##### DATASET RECORDS #####

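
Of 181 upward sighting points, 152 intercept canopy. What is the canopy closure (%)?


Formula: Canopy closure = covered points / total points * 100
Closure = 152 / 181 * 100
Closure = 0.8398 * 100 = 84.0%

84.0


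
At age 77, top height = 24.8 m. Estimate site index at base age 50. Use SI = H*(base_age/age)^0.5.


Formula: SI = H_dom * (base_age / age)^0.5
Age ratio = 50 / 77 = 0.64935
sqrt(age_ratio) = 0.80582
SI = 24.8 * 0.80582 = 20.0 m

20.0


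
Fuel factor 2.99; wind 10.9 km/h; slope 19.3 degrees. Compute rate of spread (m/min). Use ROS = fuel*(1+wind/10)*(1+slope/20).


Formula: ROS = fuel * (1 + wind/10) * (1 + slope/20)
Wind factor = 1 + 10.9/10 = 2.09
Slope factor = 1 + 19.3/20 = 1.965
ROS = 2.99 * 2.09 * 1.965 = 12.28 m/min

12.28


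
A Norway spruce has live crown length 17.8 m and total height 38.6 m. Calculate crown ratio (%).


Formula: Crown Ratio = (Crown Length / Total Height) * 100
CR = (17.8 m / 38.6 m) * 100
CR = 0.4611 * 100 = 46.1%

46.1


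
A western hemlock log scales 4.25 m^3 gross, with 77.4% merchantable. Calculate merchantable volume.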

#####

> [TASK DIRECTIONS]: Repeat the data above in full, word for word.

> [REPLY TO THE TASK]:
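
Of 181 upward sighting points, 152 intercept canopy. What is the canopy closure (%)?


Formula: Canopy closure = covered points / total points * 100
Closure = 152 / 181 * 100
Closure = 0.8398 * 100 = 84.0%

84.0


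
At age 77, top height = 24.8 m. Estimate site index at base age 50. Use SI = H*(base_age/age)^0.5.


Formula: SI = H_dom * (base_age / age)^0.5
Age ratio = 50 / 77 = 0.64935
sqrt(age_ratio) = 0.80582
SI = 24.8 * 0.80582 = 20.0 m

20.0


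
Fuel factor 2.99; wind 10.9 km/h; slope 19.3 degrees. Compute rate of spread (m/min). Use ROS = fuel*(1+wind/10)*(1+slope/20).


Formula: ROS = fuel * (1 + wind/10) * (1 + slope/20)
Wind factor = 1 + 10.9/10 = 2.09
Slope factor = 1 + 19.3/20 = 1.965
ROS = 2.99 * 2.09 * 1.965 = 12.28 m/min

12.28


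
A Norway spruce has live crown length 17.8 m and total height 38.6 m. Calculate crown ratio (%).


Formula: Crown Ratio = (Crown Length / Total Height) * 100
CR = (17.8 m / 38.6 m) * 100
CR = 0.4611 * 100 = 46.1%

46.1


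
A western hemlock log scales 4.25 m^3 gross, with 77.4% merchantable. Calculate merchantable volume.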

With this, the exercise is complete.